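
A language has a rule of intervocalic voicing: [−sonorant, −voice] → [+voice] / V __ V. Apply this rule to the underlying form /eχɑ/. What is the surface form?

Only /χ/ occurs between two vowels (/e/ __ /ɑ/) and matches the structural description. It is a voiceless uvular fricative, so [−sonorant, −voice] holds; changing it to [+voice] with all other features held fixed yields /ʁ/ (voiced uvular fricative). No other segment meets both the structural description and the environment, so the output is [eʁɑ].

[eʁɑ]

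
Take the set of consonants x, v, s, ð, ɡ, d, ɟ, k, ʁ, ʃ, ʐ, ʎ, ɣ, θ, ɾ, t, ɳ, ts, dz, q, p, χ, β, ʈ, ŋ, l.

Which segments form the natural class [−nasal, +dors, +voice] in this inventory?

ɡ, ɟ, ʁ, ʎ, ɣ

Eliminate segments failing any feature: /x, k, q, χ/ are [−voice]; /v, s, ð, d, ʃ, ʐ, θ, ɾ, t, ts, dz, p, β, ʈ, l/ are [−dorsal]; /ɳ, ŋ/ are [+nasal]. The remaining /ɡ, ɟ, ʁ, ʎ, ɣ/ satisfy [−nasal], [+dorsal], [+voice].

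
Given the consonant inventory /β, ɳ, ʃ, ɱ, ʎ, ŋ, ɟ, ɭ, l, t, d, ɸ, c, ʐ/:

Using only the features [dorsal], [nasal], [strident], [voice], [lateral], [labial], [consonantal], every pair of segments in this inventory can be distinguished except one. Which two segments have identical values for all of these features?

On the given features, /ɭ/ and /l/ have an identical profile: [-dorsal], [-nasal], [-strident], [+voice], [+lateral], [-labial], [+consonantal]. No other two segments in the inventory coincide on all 7 features. (They do differ in [anterior], which is not among the given features.)

ɭ, l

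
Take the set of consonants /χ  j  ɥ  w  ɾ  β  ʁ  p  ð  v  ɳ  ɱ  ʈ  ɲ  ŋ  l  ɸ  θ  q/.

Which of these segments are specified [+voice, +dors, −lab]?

j, ʁ, ɲ, ŋ

The [+voice] segments are /j, ɥ, w, ɾ, β, ʁ, ð, v, ɳ, ɱ, ɲ, ŋ, l/.
Intersecting with [+dorsal] gives /j, ɥ, w, ʁ, ɲ, ŋ/.
Of those, [−labial] leaves /j, ʁ, ɲ, ŋ/.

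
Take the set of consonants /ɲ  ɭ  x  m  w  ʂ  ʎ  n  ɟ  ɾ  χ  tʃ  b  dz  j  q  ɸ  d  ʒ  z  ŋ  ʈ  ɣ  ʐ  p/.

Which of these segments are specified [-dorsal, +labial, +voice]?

m, b

Eliminate segments failing any feature: /ɲ, x, w, ʎ, ɟ, χ, j, q, ŋ, ɣ/ are [+dorsal]; /ɭ, ʂ, n, ɾ, tʃ, dz, d, ʒ, z, ʈ, ʐ/ are [-labial]; /ɸ, p/ are [-voice]. The remaining /m, b/ satisfy [-dorsal], [+labial], [+voice].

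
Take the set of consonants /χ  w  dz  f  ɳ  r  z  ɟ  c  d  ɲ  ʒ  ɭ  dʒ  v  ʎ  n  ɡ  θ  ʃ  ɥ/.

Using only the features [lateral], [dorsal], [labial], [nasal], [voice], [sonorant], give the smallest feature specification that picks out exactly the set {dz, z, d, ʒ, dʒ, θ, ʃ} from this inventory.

Every target segment is [−sonorant], [−labial], [−dorsal]; each remaining inventory member fails at least one of these. Each conjunct is needed — [−labial, −dorsal] alone would also admit /ɳ, r, ɭ, n/; [−sonorant, −dorsal] alone would also admit /f, v/; [−sonorant, −labial] alone would also admit /χ, ɟ, c, ɡ/ — and no other combination of two listed features has exactly this extension, so three is the minimum.

[−sonorant, −labial, −dorsal]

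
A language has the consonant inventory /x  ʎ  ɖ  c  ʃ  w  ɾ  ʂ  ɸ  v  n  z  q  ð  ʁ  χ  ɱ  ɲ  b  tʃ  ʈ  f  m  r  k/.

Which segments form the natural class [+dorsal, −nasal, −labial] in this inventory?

Checking each segment against [+dorsal], [−nasal], [−labial]: /x/ (voiceless velar fricative), /ʎ/ (palatal lateral approximant), /c/ (voiceless palatal stop), /q/ (voiceless uvular stop), /ʁ/ (voiced uvular fricative), /χ/ (voiceless uvular fricative), among others, satisfy every feature; every other segment in the inventory fails at least one.

x, ʎ, c, q, ʁ, χ, k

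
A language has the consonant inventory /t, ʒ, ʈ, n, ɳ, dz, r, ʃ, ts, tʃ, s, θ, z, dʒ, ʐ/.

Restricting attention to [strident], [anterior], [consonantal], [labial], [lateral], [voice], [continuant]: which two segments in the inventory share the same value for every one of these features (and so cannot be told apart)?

Both /ʐ/ and /ʒ/ are [+strident], [−anterior], [+consonantal], [−labial], [−lateral], [+voice], [+continuant]. Since the list omits [distributed] — which does distinguish the voiced retroflex fricative from the voiced postalveolar fricative — this pair collapses; all other pairs remain distinct.

ʐ, ʒ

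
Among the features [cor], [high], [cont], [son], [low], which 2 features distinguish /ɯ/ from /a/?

/ɯ/ is the high back unrounded vowel and /a/ is the low unrounded vowel. Both are [-coronal], [+continuant], [+sonorant]. /ɯ/ is [+high] while /a/ is [-high]; /ɯ/ is [-low] while /a/ is [+low], so the distinguishing features are [high], [low].

[high], [low]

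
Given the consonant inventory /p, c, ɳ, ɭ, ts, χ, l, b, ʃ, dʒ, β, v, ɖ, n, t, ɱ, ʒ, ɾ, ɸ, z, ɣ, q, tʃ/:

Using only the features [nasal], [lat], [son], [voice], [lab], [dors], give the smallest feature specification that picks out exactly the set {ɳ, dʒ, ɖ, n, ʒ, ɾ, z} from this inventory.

[+voice, -lat, -lab, -dors]

Every target segment is [+voice], [-lateral], [-labial], [-dorsal]; each remaining inventory member fails at least one of these. Each conjunct is needed — [-lateral, -labial, -dorsal] alone would also admit /ts, ʃ, t, tʃ/; [+voice, -labial, -dorsal] alone would also admit /ɭ, l/; [+voice, -lateral, -dorsal] alone would also admit /b, β, v, ɱ/; [+voice, -lateral, -labial] alone would also admit /ɣ/ — and no other combination of three listed features has exactly this extension, so four is the minimum.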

> _Directions for this task_: Using the data above, restate every record word for word.

> _Task response_:
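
A language has a rule of intervocalic voicing: [−sonorant, −voice] → [+voice] / V __ V. Apply this rule to the underlying form /eχɑ/. What is the surface form?

Only /χ/ occurs between two vowels (/e/ __ /ɑ/) and matches the structural description. It is a voiceless uvular fricative, so [−sonorant, −voice] holds; changing it to [+voice] with all other features held fixed yields /ʁ/ (voiced uvular fricative). No other segment meets both the structural description and the environment, so the output is [eʁɑ].

[eʁɑ]

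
Take the set of consonants x, v, s, ð, ɡ, d, ɟ, k, ʁ, ʃ, ʐ, ʎ, ɣ, θ, ɾ, t, ɳ, ts, dz, q, p, χ, β, ʈ, ŋ, l.

Which segments form the natural class [−nasal, +dors, +voice] in this inventory?

ɡ, ɟ, ʁ, ʎ, ɣ

Eliminate segments failing any feature: /x, k, q, χ/ are [−voice]; /v, s, ð, d, ʃ, ʐ, θ, ɾ, t, ts, dz, p, β, ʈ, l/ are [−dorsal]; /ɳ, ŋ/ are [+nasal]. The remaining /ɡ, ɟ, ʁ, ʎ, ɣ/ satisfy [−nasal], [+dorsal], [+voice].

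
Given the consonant inventory /β, ɳ, ʃ, ɱ, ʎ, ŋ, ɟ, ɭ, l, t, d, ɸ, c, ʐ/:

Using only the features [dorsal], [nasal], [strident], [voice], [lateral], [labial], [consonantal], every pair of segments in this inventory can be distinguished except one. Which two segments have identical values for all of these features?

On the given features, /ɭ/ and /l/ have an identical profile: [-dorsal], [-nasal], [-strident], [+voice], [+lateral], [-labial], [+consonantal]. No other two segments in the inventory coincide on all 7 features. (They do differ in [anterior], which is not among the given features.)

ɭ, l

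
Take the set of consonants /χ  j  ɥ  w  ɾ  β  ʁ  p  ð  v  ɳ  ɱ  ʈ  ɲ  ŋ  l  ɸ  θ  q/.

Which of these segments are specified [+voice, +dors, −lab]?

j, ʁ, ɲ, ŋ

The [+voice] segments are /j, ɥ, w, ɾ, β, ʁ, ð, v, ɳ, ɱ, ɲ, ŋ, l/.
Intersecting with [+dorsal] gives /j, ɥ, w, ʁ, ɲ, ŋ/.
Of those, [−labial] leaves /j, ʁ, ɲ, ŋ/.

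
Take the set of consonants /ɲ  ɭ  x  m  w  ʂ  ʎ  n  ɟ  ɾ  χ  tʃ  b  dz  j  q  ɸ  d  ʒ  z  ŋ  ʈ  ɣ  ʐ  p/.

Which of these segments are specified [-dorsal, +labial, +voice]?

m, b

Eliminate segments failing any feature: /ɲ, x, w, ʎ, ɟ, χ, j, q, ŋ, ɣ/ are [+dorsal]; /ɭ, ʂ, n, ɾ, tʃ, dz, d, ʒ, z, ʈ, ʐ/ are [-labial]; /ɸ, p/ are [-voice]. The remaining /m, b/ satisfy [-dorsal], [+labial], [+voice].

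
Take the set of consonants /χ  w  dz  f  ɳ  r  z  ɟ  c  d  ɲ  ʒ  ɭ  dʒ  v  ʎ  n  ɡ  θ  ʃ  ɥ/.

Using only the features [lateral], [dorsal], [labial], [nasal], [voice], [sonorant], give the smallest feature specification that picks out exactly the set {dz, z, d, ʒ, dʒ, θ, ʃ} from this inventory.

Every target segment is [−sonorant], [−labial], [−dorsal]; each remaining inventory member fails at least one of these. Each conjunct is needed — [−labial, −dorsal] alone would also admit /ɳ, r, ɭ, n/; [−sonorant, −dorsal] alone would also admit /f, v/; [−sonorant, −labial] alone would also admit /χ, ɟ, c, ɡ/ — and no other combination of two listed features has exactly this extension, so three is the minimum.

[−sonorant, −labial, −dorsal]

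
A language has the consonant inventory /x  ʎ  ɖ  c  ʃ  w  ɾ  ʂ  ɸ  v  n  z  q  ð  ʁ  χ  ɱ  ɲ  b  tʃ  ʈ  f  m  r  k/.

Which segments form the natural class [+dorsal, −nasal, −labial] in this inventory?

Checking each segment against [+dorsal], [−nasal], [−labial]: /x/ (voiceless velar fricative), /ʎ/ (palatal lateral approximant), /c/ (voiceless palatal stop), /q/ (voiceless uvular stop), /ʁ/ (voiced uvular fricative), /χ/ (voiceless uvular fricative), among others, satisfy every feature; every other segment in the inventory fails at least one.

x, ʎ, c, q, ʁ, χ, k

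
A language has the consonant inventory /t, ʒ, ʈ, n, ɳ, dz, r, ʃ, ts, tʃ, s, θ, z, dʒ, ʐ/.

Restricting attention to [strident], [anterior], [consonantal], [labial], [lateral], [voice], [continuant]: which two segments in the inventory share the same value for every one of these features (and so cannot be told apart)?

Both /ʐ/ and /ʒ/ are [+strident], [−anterior], [+consonantal], [−labial], [−lateral], [+voice], [+continuant]. Since the list omits [distributed] — which does distinguish the voiced retroflex fricative from the voiced postalveolar fricative — this pair collapses; all other pairs remain distinct.

ʐ, ʒ

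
Among the features [cor], [high], [cont], [son], [low], which 2 features distinguish /ɯ/ from /a/?

/ɯ/ is the high back unrounded vowel and /a/ is the low unrounded vowel. Both are [-coronal], [+continuant], [+sonorant]. /ɯ/ is [+high] while /a/ is [-high]; /ɯ/ is [-low] while /a/ is [+low], so the distinguishing features are [high], [low].

[high], [low]

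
Given the consonant inventory /p, c, ɳ, ɭ, ts, χ, l, b, ʃ, dʒ, β, v, ɖ, n, t, ɱ, ʒ, ɾ, ɸ, z, ɣ, q, tʃ/:

Using only the features [nasal], [lat], [son], [voice], [lab], [dors], give the smallest feature specification that picks out exactly the set {ɳ, dʒ, ɖ, n, ʒ, ɾ, z} from this inventory.

[+voice, -lat, -lab, -dors]

Every target segment is [+voice], [-lateral], [-labial], [-dorsal]; each remaining inventory member fails at least one of these. Each conjunct is needed — [-lateral, -labial, -dorsal] alone would also admit /ts, ʃ, t, tʃ/; [+voice, -labial, -dorsal] alone would also admit /ɭ, l/; [+voice, -lateral, -dorsal] alone would also admit /b, β, v, ɱ/; [+voice, -lateral, -labial] alone would also admit /ɣ/ — and no other combination of three listed features has exactly this extension, so four is the minimum.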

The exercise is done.